◆ **Extracted records**
__________

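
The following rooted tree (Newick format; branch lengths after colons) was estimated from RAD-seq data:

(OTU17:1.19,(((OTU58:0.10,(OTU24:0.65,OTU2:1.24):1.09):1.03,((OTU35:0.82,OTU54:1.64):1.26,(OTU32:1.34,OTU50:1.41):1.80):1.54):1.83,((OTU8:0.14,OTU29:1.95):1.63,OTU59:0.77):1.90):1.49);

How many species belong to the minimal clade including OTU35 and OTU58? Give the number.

7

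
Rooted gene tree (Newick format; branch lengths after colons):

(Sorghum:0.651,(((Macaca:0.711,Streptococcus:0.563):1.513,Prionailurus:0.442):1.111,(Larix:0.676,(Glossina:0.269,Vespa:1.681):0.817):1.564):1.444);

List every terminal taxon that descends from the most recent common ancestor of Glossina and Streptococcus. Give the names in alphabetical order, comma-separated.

Tracing Glossina: it sits inside (Glossina,Vespa).
Tracing Streptococcus: it sits inside (Macaca,Streptococcus).
The smallest clade enclosing both is (((Macaca,Streptococcus),Prionailurus),(Larix,(Glossina,Vespa))); the answer is its 6 terminal taxa in alphabetical order.

Glossina, Larix, Macaca, Prionailurus, Streptococcus, Vespa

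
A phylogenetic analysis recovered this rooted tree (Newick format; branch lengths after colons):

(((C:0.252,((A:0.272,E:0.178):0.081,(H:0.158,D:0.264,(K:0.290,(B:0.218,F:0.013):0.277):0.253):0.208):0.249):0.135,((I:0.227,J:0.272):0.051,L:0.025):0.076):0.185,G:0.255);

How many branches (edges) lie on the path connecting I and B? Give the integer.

The MRCA of I and B is the node subtending ((C,((A,E),(H,D,(K,(B,F))))),((I,J),L)).
From I up to that node: 3 branches. From B up to the same node: 6 branches. Total: 3 + 6 = 9.

9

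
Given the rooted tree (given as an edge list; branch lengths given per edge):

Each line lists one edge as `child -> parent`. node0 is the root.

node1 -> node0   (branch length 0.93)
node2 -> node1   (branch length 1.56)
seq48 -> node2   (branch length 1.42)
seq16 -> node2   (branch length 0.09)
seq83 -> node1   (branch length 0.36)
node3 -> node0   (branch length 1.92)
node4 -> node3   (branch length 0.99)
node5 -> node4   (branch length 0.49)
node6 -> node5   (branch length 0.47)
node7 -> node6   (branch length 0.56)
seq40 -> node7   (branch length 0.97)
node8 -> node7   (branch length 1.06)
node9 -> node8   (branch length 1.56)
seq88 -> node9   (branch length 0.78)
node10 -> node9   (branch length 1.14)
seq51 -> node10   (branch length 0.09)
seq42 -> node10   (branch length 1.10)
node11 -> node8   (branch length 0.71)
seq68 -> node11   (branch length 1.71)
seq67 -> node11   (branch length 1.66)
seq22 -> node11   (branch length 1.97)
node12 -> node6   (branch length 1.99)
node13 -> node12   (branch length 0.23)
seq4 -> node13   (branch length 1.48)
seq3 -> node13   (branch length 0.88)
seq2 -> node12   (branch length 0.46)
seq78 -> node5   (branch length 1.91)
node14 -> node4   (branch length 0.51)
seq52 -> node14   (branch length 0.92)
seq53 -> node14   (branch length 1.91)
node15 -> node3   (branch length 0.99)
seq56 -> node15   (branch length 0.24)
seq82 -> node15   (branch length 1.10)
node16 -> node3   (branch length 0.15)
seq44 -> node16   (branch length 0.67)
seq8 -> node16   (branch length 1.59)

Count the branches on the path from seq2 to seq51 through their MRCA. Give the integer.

7

The MRCA of seq2 and seq51 is the node subtending ((seq40,((seq88,(seq51,seq42)),(seq68,seq67,seq22))),((seq4,seq3),seq2)).
From seq2 up to that node: 2 branches. From seq51 up to the same node: 5 branches. Total: 2 + 5 = 7.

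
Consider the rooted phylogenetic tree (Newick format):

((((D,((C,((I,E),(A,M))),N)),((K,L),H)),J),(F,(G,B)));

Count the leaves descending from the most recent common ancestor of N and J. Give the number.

11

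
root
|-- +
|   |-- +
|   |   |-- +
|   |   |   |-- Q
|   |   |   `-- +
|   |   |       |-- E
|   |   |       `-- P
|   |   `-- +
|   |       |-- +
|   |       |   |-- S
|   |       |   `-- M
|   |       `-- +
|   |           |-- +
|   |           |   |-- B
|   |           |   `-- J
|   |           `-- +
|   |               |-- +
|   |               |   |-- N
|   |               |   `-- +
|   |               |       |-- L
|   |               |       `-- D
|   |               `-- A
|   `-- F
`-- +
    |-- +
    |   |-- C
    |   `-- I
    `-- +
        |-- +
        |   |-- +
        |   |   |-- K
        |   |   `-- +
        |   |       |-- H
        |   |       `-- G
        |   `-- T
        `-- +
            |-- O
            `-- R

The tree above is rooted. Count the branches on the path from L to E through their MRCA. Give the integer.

9

The MRCA of L and E is the node subtending ((Q,(E,P)),((S,M),((B,J),((N,(L,D)),A)))).
From L up to that node: 6 branches. From E up to the same node: 3 branches. Total: 6 + 3 = 9.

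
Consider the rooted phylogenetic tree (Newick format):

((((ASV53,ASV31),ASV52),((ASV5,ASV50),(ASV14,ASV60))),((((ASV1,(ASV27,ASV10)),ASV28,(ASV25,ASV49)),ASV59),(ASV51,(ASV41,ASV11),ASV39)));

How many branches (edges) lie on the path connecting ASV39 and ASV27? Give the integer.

7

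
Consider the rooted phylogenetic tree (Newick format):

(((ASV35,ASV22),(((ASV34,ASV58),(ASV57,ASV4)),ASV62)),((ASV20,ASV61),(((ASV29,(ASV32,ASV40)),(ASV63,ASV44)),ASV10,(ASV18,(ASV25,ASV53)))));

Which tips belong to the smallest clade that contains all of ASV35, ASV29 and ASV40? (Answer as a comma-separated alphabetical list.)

ASV10, ASV18, ASV20, ASV22, ASV25, ASV29, ASV32, ASV34, ASV35, ASV4, ASV40, ASV44, ASV53, ASV57, ASV58, ASV61, ASV62, ASV63

Tracing ASV35: it sits inside (ASV35,ASV22).
Tracing ASV29: it sits inside (ASV29,(ASV32,ASV40)).
Tracing ASV40: it sits inside (ASV32,ASV40).
The smallest clade enclosing all 3 is the whole tree (their MRCA is the root), so the answer is all 18 tips in alphabetical order.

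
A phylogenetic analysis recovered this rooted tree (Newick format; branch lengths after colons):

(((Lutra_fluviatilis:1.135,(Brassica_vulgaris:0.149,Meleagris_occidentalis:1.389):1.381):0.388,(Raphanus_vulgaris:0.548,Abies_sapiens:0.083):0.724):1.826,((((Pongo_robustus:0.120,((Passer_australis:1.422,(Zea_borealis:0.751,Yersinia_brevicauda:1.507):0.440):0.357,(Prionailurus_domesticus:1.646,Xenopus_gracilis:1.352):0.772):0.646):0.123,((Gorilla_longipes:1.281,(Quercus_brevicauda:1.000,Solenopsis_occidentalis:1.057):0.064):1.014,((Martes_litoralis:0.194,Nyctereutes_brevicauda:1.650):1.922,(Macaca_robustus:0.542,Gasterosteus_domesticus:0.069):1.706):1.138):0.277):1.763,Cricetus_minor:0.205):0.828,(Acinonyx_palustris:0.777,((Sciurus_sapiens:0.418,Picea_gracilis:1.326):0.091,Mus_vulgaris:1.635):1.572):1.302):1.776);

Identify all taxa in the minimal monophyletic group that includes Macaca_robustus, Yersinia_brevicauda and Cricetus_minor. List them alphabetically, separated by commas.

Cricetus_minor, Gasterosteus_domesticus, Gorilla_longipes, Macaca_robustus, Martes_litoralis, Nyctereutes_brevicauda, Passer_australis, Pongo_robustus, Prionailurus_domesticus, Quercus_brevicauda, Solenopsis_occidentalis, Xenopus_gracilis, Yersinia_brevicauda, Zea_borealis

Tracing Macaca_robustus: it sits inside (Macaca_robustus,Gasterosteus_domesticus).
Tracing Yersinia_brevicauda: it sits inside (Zea_borealis,Yersinia_brevicauda).
Tracing Cricetus_minor: it sits inside (((Pongo_robustus,((Passer_australis,(Zea_borealis,Yersinia_brevicauda)),(Prionailurus_domesticus,Xenopus_gracilis))),((Gorilla_longipes,(Quercus_brevicauda,Solenopsis_occidentalis)),((Martes_litoralis,Nyctereutes_brevicauda),(Macaca_robustus,Gasterosteus_domesticus)))),Cricetus_minor).
The smallest clade enclosing all 3 is (((Pongo_robustus,((Passer_australis,(Zea_borealis,Yersinia_brevicauda)),(Prionailurus_domesticus,Xenopus_gracilis))),((Gorilla_longipes,(Quercus_brevicauda,Solenopsis_occidentalis)),((Martes_litoralis,Nyctereutes_brevicauda),(Macaca_robustus,Gasterosteus_domesticus)))),Cricetus_minor); the answer is its 14 terminal taxa in alphabetical order.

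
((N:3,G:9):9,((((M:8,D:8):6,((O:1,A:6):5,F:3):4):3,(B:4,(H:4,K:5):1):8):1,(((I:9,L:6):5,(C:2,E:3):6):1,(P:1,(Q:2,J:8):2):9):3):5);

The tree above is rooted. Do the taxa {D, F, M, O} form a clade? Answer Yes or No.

The MRCA of the listed taxa subtends ((M,D),((O,A),F)).
That clade also contains A, which is not in the proposed group, so the group is not monophyletic.

No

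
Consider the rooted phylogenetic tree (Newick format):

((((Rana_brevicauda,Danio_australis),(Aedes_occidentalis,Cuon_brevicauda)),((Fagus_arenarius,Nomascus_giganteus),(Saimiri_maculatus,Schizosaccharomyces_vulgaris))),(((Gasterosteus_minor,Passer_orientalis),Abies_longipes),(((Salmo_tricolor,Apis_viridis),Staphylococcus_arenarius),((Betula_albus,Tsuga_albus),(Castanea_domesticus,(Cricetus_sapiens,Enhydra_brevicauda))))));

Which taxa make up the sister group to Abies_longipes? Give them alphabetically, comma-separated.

Gasterosteus_minor, Passer_orientalis

Abies_longipes attaches to the tree at the node subtending ((Gasterosteus_minor,Passer_orientalis),Abies_longipes).
The other lineage descending from that same node — the sister group — is (Gasterosteus_minor,Passer_orientalis); its 2 tips in alphabetical order are the answer.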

__________

Search the material for the string "after" and show every line that has it.

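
The following rooted tree (Newick format; branch lengths after colons) was estimated from RAD-seq data:
Rooted gene tree (Newick format; branch lengths after colons):
A phylogenetic analysis recovered this rooted tree (Newick format; branch lengths after colons):
A phylogenetic analysis recovered this rooted tree (Newick format; branch lengths after colons):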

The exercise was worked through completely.